[WORK REQUEST]:
Set down exactly, from the records below, the line with "In a random" through the line with "Among 528 survey", and nothing else.

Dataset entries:
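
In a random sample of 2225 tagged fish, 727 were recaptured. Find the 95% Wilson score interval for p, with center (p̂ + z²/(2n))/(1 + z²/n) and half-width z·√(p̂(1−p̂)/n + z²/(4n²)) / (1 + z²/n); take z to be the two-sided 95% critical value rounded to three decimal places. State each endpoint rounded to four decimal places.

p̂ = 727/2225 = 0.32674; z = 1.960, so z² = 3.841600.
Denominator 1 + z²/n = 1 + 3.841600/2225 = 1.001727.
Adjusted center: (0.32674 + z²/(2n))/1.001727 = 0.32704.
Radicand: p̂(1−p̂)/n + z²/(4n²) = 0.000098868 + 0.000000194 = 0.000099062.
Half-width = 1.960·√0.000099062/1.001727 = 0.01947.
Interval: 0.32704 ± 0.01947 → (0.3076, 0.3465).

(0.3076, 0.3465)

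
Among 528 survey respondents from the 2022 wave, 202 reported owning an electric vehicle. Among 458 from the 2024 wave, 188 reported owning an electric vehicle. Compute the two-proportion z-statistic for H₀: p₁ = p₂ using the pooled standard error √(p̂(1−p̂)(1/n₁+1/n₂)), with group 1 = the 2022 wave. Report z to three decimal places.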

---

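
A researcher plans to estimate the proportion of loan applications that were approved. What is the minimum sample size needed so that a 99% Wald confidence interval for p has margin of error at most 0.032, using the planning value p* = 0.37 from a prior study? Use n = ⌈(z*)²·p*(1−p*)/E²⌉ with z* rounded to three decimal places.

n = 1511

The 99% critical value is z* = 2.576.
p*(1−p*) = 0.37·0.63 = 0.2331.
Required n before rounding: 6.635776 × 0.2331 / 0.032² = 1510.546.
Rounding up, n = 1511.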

[TASK RESULT]:
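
In a random sample of 2225 tagged fish, 727 were recaptured. Find the 95% Wilson score interval for p, with center (p̂ + z²/(2n))/(1 + z²/n) and half-width z·√(p̂(1−p̂)/n + z²/(4n²)) / (1 + z²/n); take z to be the two-sided 95% critical value rounded to three decimal places. State each endpoint rounded to four decimal places.

p̂ = 727/2225 = 0.32674; z = 1.960, so z² = 3.841600.
Denominator 1 + z²/n = 1 + 3.841600/2225 = 1.001727.
Adjusted center: (0.32674 + z²/(2n))/1.001727 = 0.32704.
Radicand: p̂(1−p̂)/n + z²/(4n²) = 0.000098868 + 0.000000194 = 0.000099062.
Half-width = 1.960·√0.000099062/1.001727 = 0.01947.
Interval: 0.32704 ± 0.01947 → (0.3076, 0.3465).

(0.3076, 0.3465)

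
Among 528 survey respondents from the 2022 wave, 202 reported owning an electric vehicle. Among 458 from the 2024 wave, 188 reported owning an electric vehicle. Compute the two-proportion z-statistic for H₀: p₁ = p₂ using the pooled standard error √(p̂(1−p̂)(1/n₁+1/n₂)), with group 1 = the 2022 wave. Report z to three decimal places.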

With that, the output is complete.